Records shown Start Marker
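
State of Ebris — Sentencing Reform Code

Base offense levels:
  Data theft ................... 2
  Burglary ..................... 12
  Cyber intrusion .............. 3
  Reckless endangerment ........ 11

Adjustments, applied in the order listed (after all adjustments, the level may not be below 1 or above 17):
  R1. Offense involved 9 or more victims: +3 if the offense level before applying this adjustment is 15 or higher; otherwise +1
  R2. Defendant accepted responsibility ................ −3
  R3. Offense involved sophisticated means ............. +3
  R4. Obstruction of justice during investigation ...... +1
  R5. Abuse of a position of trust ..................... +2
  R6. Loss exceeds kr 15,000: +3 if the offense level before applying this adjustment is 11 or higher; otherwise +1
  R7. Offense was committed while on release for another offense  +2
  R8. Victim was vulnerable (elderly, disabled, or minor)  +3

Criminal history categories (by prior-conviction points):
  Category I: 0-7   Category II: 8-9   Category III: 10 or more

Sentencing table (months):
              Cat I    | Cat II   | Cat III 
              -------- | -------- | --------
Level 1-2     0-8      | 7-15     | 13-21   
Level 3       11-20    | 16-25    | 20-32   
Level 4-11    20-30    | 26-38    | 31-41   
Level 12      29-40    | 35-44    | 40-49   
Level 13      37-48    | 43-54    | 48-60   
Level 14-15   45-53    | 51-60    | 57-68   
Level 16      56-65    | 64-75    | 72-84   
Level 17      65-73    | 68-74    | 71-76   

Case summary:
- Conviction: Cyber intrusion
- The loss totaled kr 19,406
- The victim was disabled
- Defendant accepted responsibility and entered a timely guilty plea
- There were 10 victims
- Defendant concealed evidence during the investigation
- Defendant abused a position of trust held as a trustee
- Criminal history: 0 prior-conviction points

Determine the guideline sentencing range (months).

20-30 months

Base offense level for cyber intrusion: 3.
R1 applies (level before this adjustment is 3 < 15, so +1): 3 + 1 = 4.
R2 applies: 4 − 3 = 1.
R3 does not apply.
R4 applies: 1 + 1 = 2.
R5 applies: 2 + 2 = 4.
R6 applies (level before this adjustment is 4 < 11, so +1): 4 + 1 = 5.
R8 applies: 5 + 3 = 8.
Final offense level: 8.
Criminal history: 0 prior points → Category I (0-7).
Level 8 falls in the 4-11 band.
Grid: Level 4-11 × Category I = 20-30 months.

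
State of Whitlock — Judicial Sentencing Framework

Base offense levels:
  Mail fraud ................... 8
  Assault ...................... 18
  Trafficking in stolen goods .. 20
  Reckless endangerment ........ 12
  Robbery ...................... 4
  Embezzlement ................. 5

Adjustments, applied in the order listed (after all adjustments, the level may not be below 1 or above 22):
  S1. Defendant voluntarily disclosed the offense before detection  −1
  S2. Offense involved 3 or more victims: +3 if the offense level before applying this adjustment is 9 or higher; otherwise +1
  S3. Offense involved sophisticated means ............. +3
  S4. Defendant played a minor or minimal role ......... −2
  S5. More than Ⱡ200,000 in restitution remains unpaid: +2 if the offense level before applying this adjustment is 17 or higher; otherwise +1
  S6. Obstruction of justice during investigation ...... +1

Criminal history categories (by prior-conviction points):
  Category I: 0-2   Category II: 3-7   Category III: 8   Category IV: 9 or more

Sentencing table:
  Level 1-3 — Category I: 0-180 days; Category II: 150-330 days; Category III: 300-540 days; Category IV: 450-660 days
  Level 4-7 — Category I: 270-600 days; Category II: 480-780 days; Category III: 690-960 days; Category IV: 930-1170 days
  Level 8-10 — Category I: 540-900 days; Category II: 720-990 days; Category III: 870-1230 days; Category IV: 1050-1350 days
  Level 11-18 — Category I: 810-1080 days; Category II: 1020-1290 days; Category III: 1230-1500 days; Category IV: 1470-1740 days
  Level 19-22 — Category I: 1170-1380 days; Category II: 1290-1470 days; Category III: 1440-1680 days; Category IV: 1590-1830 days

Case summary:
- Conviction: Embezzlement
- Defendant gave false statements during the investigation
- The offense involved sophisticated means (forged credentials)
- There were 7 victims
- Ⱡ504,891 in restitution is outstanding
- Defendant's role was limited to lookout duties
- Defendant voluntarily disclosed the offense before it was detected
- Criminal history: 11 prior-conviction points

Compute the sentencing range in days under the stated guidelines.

1050-1350 days

Base offense level for embezzlement: 5.
S1 applies: 5 − 1 = 4.
S2 applies (level before this adjustment is 4 < 9, so +1): 4 + 1 = 5.
S3 applies: 5 + 3 = 8.
S4 applies: 8 − 2 = 6.
S5 applies (level before this adjustment is 6 < 17, so +1): 6 + 1 = 7.
S6 applies: 7 + 1 = 8.
Final offense level: 8.
Criminal history: 11 prior points → Category IV (9+).
Level 8 falls in the 8-10 band.
Grid: Level 8-10 × Category IV = 1050-1350 days.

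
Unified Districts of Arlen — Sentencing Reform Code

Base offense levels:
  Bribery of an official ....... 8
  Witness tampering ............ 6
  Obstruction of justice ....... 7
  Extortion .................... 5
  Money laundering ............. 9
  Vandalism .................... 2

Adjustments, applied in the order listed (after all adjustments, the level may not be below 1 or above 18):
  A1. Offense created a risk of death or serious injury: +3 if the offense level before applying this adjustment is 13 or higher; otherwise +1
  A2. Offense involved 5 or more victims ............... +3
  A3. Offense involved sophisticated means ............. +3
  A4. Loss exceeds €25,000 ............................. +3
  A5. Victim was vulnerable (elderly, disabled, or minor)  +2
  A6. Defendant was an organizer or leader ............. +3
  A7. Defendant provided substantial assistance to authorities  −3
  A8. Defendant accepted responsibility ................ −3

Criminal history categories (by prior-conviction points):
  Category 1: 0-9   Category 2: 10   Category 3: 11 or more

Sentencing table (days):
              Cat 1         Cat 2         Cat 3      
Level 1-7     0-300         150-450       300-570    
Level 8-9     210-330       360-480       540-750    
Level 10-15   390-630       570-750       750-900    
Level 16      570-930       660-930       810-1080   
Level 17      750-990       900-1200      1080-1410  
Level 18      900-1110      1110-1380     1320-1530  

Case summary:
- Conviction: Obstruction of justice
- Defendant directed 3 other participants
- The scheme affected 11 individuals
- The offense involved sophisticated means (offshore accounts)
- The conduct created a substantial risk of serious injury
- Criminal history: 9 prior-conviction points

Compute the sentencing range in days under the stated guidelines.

Base offense level for obstruction of justice: 7.
A1 applies (level before this adjustment is 7 < 13, so +1): 7 + 1 = 8.
A2 applies: 8 + 3 = 11.
A3 applies: 11 + 3 = 14.
A5 does not apply.
A6 applies: 14 + 3 = 17.
A7 does not apply.
A8 does not apply.
Final offense level: 17.
Criminal history: 9 prior points → Category 1 (0-9).
Level 17 falls in the 17 band.
Grid: Level 17 × Category 1 = 750-990 days.

750-990 days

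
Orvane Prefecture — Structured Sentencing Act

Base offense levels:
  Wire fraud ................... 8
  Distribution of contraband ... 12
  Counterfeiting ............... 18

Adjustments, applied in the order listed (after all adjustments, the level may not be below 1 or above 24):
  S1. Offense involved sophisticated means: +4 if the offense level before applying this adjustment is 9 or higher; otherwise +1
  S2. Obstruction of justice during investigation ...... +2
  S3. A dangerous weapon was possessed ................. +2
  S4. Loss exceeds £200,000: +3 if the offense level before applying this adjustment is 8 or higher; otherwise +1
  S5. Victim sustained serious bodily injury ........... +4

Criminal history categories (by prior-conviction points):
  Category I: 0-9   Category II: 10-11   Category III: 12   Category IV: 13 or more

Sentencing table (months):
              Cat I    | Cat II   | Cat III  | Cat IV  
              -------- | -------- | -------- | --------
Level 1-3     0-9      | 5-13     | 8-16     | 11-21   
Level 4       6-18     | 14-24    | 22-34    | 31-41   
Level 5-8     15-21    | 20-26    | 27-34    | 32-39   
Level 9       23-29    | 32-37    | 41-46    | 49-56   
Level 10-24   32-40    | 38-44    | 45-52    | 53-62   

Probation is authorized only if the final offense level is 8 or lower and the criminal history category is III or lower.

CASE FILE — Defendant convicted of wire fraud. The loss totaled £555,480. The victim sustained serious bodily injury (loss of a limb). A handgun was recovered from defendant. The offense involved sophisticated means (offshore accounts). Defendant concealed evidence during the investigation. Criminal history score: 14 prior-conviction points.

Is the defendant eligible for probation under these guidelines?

No

Base offense level for wire fraud: 8.
S1 applies (level before this adjustment is 8 < 9, so +1): 8 + 1 = 9.
S2 applies: 9 + 2 = 11.
S3 applies: 11 + 2 = 13.
S4 applies (level before this adjustment is 13 ≥ 8, so +3): 13 + 3 = 16.
S5 applies: 16 + 4 = 20.
Final offense level: 20.
Criminal history: 14 prior points → Category IV (13+).
Level 20 falls in the 10-24 band.
Grid: Level 10-24 × Category IV = 53-62 months.
Probation check: level 20 > 8 and category IV > III → not eligible.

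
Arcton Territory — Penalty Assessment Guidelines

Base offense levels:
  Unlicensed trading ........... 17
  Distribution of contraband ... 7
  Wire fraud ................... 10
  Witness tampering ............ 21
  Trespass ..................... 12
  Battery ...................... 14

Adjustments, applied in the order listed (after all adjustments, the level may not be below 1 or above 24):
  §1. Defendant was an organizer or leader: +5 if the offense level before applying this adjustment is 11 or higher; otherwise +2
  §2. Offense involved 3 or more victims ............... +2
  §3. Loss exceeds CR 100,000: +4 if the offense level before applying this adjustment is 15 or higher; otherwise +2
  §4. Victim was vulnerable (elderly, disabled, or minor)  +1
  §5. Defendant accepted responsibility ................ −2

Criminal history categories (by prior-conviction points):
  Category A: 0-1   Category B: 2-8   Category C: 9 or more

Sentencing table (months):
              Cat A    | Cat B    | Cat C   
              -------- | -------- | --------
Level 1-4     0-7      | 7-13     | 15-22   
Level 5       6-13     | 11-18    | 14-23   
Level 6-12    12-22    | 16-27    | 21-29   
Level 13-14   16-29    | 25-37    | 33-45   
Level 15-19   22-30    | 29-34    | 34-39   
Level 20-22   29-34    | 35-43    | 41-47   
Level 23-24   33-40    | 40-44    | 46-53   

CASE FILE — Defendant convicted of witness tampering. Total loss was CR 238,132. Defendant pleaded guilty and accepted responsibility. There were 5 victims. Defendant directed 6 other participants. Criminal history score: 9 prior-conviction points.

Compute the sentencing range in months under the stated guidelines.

Base offense level for witness tampering: 21.
§1 applies (level before this adjustment is 21 ≥ 11, so +5): 21 + 5 = 26.
§2 applies: 26 + 2 = 28.
§3 applies (level before this adjustment is 28 ≥ 15, so +4): 28 + 4 = 32.
§4 does not apply.
§5 applies: 32 − 2 = 30.
Level 30 exceeds the maximum of 24; capped at 24.
Final offense level: 24.
Criminal history: 9 prior points → Category C (9+).
Level 24 falls in the 23-24 band.
Grid: Level 23-24 × Category C = 46-53 months.

46-53 months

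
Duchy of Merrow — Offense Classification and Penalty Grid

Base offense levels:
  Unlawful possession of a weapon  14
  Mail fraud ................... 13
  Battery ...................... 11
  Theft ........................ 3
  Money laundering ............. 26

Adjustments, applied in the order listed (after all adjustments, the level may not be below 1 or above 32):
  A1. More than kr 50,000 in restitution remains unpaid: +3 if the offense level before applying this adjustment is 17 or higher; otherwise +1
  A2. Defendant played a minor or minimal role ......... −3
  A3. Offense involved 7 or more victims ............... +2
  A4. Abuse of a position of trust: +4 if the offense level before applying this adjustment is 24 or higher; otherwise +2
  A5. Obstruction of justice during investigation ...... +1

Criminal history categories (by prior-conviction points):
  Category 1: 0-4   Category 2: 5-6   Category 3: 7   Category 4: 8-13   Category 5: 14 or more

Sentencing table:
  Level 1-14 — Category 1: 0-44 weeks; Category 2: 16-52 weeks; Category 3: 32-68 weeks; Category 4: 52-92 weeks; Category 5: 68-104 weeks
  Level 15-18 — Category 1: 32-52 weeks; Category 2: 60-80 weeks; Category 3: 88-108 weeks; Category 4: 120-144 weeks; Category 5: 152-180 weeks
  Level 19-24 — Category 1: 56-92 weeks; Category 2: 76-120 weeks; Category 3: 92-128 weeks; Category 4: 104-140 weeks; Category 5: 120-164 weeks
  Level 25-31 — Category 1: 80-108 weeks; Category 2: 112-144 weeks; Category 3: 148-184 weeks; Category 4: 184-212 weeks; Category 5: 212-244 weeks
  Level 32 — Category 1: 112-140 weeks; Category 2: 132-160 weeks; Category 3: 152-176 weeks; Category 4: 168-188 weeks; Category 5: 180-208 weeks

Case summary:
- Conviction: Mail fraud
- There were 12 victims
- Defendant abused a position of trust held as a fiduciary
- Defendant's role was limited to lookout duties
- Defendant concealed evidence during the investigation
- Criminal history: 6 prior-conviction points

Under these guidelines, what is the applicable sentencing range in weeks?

60-80 weeks

Base offense level for mail fraud: 13.
A2 applies: 13 − 3 = 10.
A3 applies: 10 + 2 = 12.
A4 applies (level before this adjustment is 12 < 24, so +2): 12 + 2 = 14.
A5 applies: 14 + 1 = 15.
Final offense level: 15.
Criminal history: 6 prior points → Category 2 (5-6).
Level 15 falls in the 15-18 band.
Grid: Level 15-18 × Category 2 = 60-80 weeks.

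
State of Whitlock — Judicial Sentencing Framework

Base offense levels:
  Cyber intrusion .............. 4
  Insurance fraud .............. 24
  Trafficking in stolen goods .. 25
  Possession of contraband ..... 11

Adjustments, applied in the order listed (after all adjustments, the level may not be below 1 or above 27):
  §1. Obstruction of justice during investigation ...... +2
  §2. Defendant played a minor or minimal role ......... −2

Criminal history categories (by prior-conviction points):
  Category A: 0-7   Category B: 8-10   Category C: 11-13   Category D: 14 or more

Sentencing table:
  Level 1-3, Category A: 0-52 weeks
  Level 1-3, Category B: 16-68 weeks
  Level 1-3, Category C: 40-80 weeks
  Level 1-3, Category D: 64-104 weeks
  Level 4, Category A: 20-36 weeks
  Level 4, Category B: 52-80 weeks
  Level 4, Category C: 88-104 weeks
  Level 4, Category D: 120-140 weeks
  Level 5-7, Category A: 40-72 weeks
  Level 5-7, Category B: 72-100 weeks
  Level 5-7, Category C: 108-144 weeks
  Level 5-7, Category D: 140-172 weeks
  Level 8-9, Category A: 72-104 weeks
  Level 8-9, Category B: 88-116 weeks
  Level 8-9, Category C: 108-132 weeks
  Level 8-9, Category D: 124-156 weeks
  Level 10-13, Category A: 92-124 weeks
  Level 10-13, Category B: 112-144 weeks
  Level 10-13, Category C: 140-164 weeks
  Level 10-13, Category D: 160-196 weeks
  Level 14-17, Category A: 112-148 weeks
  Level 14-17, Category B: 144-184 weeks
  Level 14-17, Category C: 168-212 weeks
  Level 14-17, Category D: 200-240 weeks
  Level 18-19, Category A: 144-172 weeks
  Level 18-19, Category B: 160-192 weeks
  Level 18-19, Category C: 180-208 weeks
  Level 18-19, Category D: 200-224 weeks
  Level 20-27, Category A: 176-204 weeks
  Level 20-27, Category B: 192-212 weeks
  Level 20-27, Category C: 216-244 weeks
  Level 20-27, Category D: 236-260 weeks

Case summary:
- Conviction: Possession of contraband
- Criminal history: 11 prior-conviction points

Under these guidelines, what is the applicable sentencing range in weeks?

140-164 weeks

Base offense level for possession of contraband: 11.
Final offense level: 11.
Criminal history: 11 prior points → Category C (11-13).
Level 11 falls in the 10-13 band.
Grid: Level 10-13 × Category C = 140-164 weeks.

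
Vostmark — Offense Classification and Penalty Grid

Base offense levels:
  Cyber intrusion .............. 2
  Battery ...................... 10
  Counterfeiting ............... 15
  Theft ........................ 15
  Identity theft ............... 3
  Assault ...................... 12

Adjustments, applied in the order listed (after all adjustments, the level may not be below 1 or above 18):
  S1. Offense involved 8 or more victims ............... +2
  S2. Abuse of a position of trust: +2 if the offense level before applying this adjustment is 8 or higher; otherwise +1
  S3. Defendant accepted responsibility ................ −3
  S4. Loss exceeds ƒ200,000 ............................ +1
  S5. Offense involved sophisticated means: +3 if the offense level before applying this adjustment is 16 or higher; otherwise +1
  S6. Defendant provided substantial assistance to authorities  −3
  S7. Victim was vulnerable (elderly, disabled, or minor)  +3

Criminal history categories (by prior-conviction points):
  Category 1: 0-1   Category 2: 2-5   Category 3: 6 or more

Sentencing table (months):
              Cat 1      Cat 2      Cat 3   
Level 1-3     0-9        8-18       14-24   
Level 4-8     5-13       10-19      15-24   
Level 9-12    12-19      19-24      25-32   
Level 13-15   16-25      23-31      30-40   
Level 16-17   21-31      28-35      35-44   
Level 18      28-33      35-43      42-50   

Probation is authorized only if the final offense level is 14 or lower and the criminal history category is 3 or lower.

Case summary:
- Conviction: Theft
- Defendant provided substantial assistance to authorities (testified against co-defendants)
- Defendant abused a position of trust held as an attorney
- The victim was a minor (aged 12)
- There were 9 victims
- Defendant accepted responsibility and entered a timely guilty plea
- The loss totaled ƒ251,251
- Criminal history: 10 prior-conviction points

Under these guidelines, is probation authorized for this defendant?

No

Base offense level for theft: 15.
S1 applies: 15 + 2 = 17.
S2 applies (level before this adjustment is 17 ≥ 8, so +2): 17 + 2 = 19.
S3 applies: 19 − 3 = 16.
S4 applies: 16 + 1 = 17.
S5 does not apply.
S6 applies: 17 − 3 = 14.
S7 applies: 14 + 3 = 17.
Final offense level: 17.
Criminal history: 10 prior points → Category 3 (6+).
Level 17 falls in the 16-17 band.
Grid: Level 16-17 × Category 3 = 35-44 months.
Probation check: level 17 > 14 and category 3 ≤ 3 → not eligible.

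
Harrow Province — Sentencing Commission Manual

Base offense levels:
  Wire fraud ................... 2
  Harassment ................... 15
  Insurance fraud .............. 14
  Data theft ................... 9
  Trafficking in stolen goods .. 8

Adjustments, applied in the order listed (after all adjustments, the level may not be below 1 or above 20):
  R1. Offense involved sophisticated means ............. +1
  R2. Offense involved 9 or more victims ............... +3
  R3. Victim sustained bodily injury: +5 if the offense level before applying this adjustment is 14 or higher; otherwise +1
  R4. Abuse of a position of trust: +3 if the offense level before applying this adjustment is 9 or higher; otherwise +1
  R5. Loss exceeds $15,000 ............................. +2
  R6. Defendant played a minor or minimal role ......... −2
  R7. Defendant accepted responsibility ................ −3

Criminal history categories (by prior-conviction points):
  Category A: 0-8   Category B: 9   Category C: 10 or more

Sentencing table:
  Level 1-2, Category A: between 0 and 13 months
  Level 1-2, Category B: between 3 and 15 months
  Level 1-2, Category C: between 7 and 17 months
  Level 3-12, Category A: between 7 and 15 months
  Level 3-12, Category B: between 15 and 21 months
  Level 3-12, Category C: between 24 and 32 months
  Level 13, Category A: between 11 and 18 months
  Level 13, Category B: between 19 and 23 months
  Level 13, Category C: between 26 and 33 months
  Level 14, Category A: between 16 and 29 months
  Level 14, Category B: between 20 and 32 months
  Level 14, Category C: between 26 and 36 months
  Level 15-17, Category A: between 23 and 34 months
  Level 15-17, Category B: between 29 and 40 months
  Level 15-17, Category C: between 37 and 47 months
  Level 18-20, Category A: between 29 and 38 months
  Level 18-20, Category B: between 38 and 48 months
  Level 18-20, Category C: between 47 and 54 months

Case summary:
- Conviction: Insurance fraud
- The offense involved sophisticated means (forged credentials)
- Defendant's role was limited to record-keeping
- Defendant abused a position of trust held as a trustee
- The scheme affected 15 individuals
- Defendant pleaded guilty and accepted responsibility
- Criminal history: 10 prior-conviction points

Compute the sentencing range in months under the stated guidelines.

37-47 months

Base offense level for insurance fraud: 14.
R1 applies: 14 + 1 = 15.
R2 applies: 15 + 3 = 18.
R3 does not apply.
R4 applies (level before this adjustment is 18 ≥ 9, so +3): 18 + 3 = 21.
R5 does not apply.
R6 applies: 21 − 2 = 19.
R7 applies: 19 − 3 = 16.
Final offense level: 16.
Criminal history: 10 prior points → Category C (10+).
Level 16 falls in the 15-17 band.
Grid: Level 15-17 × Category C = 37-47 months.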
Records shown End Marker
> [Task directions]:
Every line from the line containing "Trafficking in stolen goods .. 25" through the line containing "Level 14-17, Category D: 200-240 weeks" in the records above must be retyped exactly. Leave out the rest.

> [Exercise response]:
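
  Trafficking in stolen goods .. 25
  Possession of contraband ..... 11

Adjustments, applied in the order listed (after all adjustments, the level may not be below 1 or above 27):
  §1. Obstruction of justice during investigation ...... +2
  §2. Defendant played a minor or minimal role ......... −2

Criminal history categories (by prior-conviction points):
  Category A: 0-7   Category B: 8-10   Category C: 11-13   Category D: 14 or more

Sentencing table:
  Level 1-3, Category A: 0-52 weeks
  Level 1-3, Category B: 16-68 weeks
  Level 1-3, Category C: 40-80 weeks
  Level 1-3, Category D: 64-104 weeks
  Level 4, Category A: 20-36 weeks
  Level 4, Category B: 52-80 weeks
  Level 4, Category C: 88-104 weeks
  Level 4, Category D: 120-140 weeks
  Level 5-7, Category A: 40-72 weeks
  Level 5-7, Category B: 72-100 weeks
  Level 5-7, Category C: 108-144 weeks
  Level 5-7, Category D: 140-172 weeks
  Level 8-9, Category A: 72-104 weeks
  Level 8-9, Category B: 88-116 weeks
  Level 8-9, Category C: 108-132 weeks
  Level 8-9, Category D: 124-156 weeks
  Level 10-13, Category A: 92-124 weeks
  Level 10-13, Category B: 112-144 weeks
  Level 10-13, Category C: 140-164 weeks
  Level 10-13, Category D: 160-196 weeks
  Level 14-17, Category A: 112-148 weeks
  Level 14-17, Category B: 144-184 weeks
  Level 14-17, Category C: 168-212 weeks
  Level 14-17, Category D: 200-240 weeks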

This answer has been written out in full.